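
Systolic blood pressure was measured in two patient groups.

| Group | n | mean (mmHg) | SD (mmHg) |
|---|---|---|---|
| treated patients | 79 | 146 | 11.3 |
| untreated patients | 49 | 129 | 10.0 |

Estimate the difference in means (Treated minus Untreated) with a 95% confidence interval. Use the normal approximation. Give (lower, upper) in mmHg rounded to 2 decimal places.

SE₁ = s₁/√n₁ = 11.3/√79 = 1.2713; SE₂ = 10.0/√49 = 1.4286.
Independent samples, unequal variances: SE_diff = √(SE₁² + SE₂²) = √(1.61620369 + 2.04089796) = 1.9124.
z* = 1.960, so margin of error = 1.960 × 1.9124 = 3.7483.
Difference in means = 146 − 129 = 17.0000.
17.0000 ± 3.7483 → (13.25, 20.75).

(13.25, 20.75)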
....
### Task directions
Set down all the entries again, word for word.

### Task solution
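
Systolic blood pressure was measured in two patient groups.

| Group | n | mean (mmHg) | SD (mmHg) |
|---|---|---|---|
| treated patients | 79 | 146 | 11.3 |
| untreated patients | 49 | 129 | 10.0 |

Estimate the difference in means (Treated minus Untreated) with a 95% confidence interval. Use the normal approximation. Give (lower, upper) in mmHg rounded to 2 decimal places.

SE₁ = s₁/√n₁ = 11.3/√79 = 1.2713; SE₂ = 10.0/√49 = 1.4286.
Independent samples, unequal variances: SE_diff = √(SE₁² + SE₂²) = √(1.61620369 + 2.04089796) = 1.9124.
z* = 1.960, so margin of error = 1.960 × 1.9124 = 3.7483.
Difference in means = 146 − 129 = 17.0000.
17.0000 ± 3.7483 → (13.25, 20.75).

(13.25, 20.75)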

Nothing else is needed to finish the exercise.